▶ **Material supplied**
• • • •

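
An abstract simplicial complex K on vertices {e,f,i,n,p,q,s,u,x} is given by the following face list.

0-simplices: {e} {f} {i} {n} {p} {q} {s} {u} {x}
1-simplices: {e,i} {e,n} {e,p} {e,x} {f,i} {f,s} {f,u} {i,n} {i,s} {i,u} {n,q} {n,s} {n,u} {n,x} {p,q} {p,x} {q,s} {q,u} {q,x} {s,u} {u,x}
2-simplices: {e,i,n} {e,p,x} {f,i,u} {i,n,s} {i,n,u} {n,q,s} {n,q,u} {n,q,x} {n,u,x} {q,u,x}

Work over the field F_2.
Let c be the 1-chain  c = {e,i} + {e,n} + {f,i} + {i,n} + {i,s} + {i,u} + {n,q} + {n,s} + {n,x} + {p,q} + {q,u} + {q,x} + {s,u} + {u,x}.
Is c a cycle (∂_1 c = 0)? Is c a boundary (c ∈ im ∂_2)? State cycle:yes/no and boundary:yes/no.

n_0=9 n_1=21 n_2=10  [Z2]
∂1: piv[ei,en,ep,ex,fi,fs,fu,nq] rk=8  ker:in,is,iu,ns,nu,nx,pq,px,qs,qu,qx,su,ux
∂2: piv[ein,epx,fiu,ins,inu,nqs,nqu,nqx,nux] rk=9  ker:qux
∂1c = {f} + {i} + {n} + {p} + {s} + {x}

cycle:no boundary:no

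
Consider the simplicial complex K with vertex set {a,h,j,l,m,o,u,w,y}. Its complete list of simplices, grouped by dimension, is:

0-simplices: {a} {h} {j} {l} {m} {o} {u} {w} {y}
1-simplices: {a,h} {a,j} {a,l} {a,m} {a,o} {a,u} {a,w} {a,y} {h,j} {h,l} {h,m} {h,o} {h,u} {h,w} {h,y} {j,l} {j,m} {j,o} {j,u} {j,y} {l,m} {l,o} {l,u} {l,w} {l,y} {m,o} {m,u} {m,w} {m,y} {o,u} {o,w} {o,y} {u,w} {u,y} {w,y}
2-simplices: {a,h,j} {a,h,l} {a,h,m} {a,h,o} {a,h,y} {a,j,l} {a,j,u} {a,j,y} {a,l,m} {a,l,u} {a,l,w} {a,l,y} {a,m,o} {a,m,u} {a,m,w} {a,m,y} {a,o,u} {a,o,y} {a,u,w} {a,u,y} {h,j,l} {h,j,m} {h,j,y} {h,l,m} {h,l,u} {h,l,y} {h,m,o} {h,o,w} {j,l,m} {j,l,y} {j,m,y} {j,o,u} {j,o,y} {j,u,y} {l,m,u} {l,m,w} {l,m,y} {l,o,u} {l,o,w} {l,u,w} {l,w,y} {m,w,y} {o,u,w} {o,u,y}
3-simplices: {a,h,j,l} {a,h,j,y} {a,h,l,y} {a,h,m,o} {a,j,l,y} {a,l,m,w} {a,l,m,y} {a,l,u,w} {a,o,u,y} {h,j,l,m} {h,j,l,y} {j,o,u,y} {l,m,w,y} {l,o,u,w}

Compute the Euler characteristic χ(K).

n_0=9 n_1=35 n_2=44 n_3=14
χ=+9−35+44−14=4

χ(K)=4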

• • • •

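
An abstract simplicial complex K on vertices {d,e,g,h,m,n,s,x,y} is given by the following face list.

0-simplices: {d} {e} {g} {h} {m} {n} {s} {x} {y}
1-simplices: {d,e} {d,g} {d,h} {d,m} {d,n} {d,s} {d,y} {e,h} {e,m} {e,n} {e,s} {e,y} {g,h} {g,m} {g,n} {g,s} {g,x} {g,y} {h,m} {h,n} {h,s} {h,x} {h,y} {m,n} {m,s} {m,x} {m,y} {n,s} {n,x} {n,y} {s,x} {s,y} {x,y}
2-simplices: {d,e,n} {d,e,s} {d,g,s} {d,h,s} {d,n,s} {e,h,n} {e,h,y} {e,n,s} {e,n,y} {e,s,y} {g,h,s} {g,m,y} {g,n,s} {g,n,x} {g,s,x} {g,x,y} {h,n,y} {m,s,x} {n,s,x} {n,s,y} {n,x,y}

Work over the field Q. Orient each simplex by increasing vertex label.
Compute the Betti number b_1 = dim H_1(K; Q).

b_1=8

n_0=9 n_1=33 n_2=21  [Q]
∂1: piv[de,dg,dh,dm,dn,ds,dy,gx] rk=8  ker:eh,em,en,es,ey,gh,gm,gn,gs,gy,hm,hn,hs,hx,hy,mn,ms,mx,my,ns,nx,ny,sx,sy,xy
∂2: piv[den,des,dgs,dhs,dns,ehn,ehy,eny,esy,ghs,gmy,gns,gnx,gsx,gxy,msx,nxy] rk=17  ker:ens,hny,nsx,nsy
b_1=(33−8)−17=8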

• • • •

▶ **What is required**
List every line above that contains the word "given".

▶ **Solution**
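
An abstract simplicial complex K on vertices {e,f,i,n,p,q,s,u,x} is given by the following face list.
An abstract simplicial complex K on vertices {d,e,g,h,m,n,s,x,y} is given by the following face list.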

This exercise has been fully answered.